- What you need to do
When you have gone through the entries below, state how many lines include the word "still" and write nothing else.

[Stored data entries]
=-=-=
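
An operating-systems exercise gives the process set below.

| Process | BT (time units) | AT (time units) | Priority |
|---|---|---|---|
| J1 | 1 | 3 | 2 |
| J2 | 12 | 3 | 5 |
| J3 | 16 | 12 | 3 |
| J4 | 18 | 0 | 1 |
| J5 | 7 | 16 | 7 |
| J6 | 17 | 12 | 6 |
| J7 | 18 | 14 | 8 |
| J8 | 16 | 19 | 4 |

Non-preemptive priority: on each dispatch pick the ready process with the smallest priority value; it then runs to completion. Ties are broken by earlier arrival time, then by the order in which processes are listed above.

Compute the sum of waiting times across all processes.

274

Schedule: | J4 0-18 | J1 18-19 | J3 19-35 | J8 35-51 | J2 51-63 | J6 63-80 | J5 80-87 | J7 87-105 |
Completion: J1=19  J2=63  J3=35  J4=18  J5=87  J6=80  J7=105  J8=51
Turnaround (C−A): J1=16  J2=60  J3=23  J4=18  J5=71  J6=68  J7=91  J8=32
Waiting = turnaround − burst: J1=15, J2=48, J3=7, J4=0, J5=64, J6=51, J7=73, J8=16
Total waiting = 15 + 48 + 7 + 0 + 64 + 51 + 73 + 16 = 274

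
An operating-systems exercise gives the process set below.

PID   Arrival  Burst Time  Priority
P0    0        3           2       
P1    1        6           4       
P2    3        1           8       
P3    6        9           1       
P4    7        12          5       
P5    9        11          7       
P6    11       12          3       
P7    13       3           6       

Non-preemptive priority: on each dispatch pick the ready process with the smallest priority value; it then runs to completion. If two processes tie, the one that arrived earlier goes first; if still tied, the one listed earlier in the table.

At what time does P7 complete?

45

Schedule: | P0 0-3 | P1 3-9 | P3 9-18 | P6 18-30 | P4 30-42 | P7 42-45 | P5 45-56 | P2 56-57 |
Completion: P0=3  P1=9  P2=57  P3=18  P4=42  P5=56  P6=30  P7=45
Turnaround (C−A): P0=3  P1=8  P2=54  P3=12  P4=35  P5=47  P6=19  P7=32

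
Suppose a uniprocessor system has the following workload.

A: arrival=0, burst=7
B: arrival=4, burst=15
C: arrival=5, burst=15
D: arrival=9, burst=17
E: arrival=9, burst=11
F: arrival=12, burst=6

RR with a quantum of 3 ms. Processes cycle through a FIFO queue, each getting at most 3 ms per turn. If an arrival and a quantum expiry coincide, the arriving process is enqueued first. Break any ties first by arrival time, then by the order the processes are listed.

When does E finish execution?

Timeline: | A 0-6 | B 6-9 | C 9-12 | A 12-13 | D 13-16 | E 16-19 | B 19-22 | F 22-25 | C 25-28 | D 28-31 | E 31-34 | B 34-37 | F 37-40 | C 40-43 | D 43-46 | E 46-49 | B 49-52 | C 52-55 | D 55-58 | E 58-60 | B 60-63 | C 63-66 | D 66-71 |
Completion: A=13  B=63  C=66  D=71  E=60  F=40

60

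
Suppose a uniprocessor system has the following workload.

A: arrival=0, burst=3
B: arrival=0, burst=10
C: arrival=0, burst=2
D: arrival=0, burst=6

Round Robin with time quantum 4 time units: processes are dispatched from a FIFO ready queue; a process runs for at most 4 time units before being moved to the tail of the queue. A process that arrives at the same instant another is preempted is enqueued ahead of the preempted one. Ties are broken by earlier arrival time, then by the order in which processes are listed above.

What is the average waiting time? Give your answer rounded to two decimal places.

Schedule: | A 0-3 | B 3-7 | C 7-9 | D 9-13 | B 13-17 | D 17-19 | B 19-21 |
Completion: A=3  B=21  C=9  D=19
Waiting times: A=0, B=11, C=7, D=13
Average waiting = (0+11+7+13) / 4 = 31/4 = 7.75

7.75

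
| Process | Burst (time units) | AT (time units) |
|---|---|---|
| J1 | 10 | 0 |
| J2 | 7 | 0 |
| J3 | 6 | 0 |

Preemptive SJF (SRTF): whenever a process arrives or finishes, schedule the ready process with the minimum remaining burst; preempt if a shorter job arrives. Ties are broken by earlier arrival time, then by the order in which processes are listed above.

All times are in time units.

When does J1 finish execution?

Schedule: | J3 0-6 | J2 6-13 | J1 13-23 |
Completion: J1=23  J2=13  J3=6
Turnaround (C−A): J1=23  J2=13  J3=6

23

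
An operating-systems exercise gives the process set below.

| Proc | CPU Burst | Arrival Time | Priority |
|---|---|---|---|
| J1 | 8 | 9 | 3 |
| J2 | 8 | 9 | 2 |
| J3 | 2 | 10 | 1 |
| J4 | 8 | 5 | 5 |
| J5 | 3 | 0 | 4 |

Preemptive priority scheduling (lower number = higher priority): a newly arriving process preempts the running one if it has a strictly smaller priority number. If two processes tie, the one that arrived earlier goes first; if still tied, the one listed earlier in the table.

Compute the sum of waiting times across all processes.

Gantt: | J5 0-3 | idle 3-5 | J4 5-9 | J2 9-10 | J3 10-12 | J2 12-19 | J1 19-27 | J4 27-31 |
Completion: J1=27  J2=19  J3=12  J4=31  J5=3
Turnaround (C−A): J1=18  J2=10  J3=2  J4=26  J5=3
Waiting = turnaround − burst: J1=10, J2=2, J3=0, J4=18, J5=0
Total waiting = 10 + 2 + 0 + 18 + 0 = 30

30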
=-=-=
- Result
2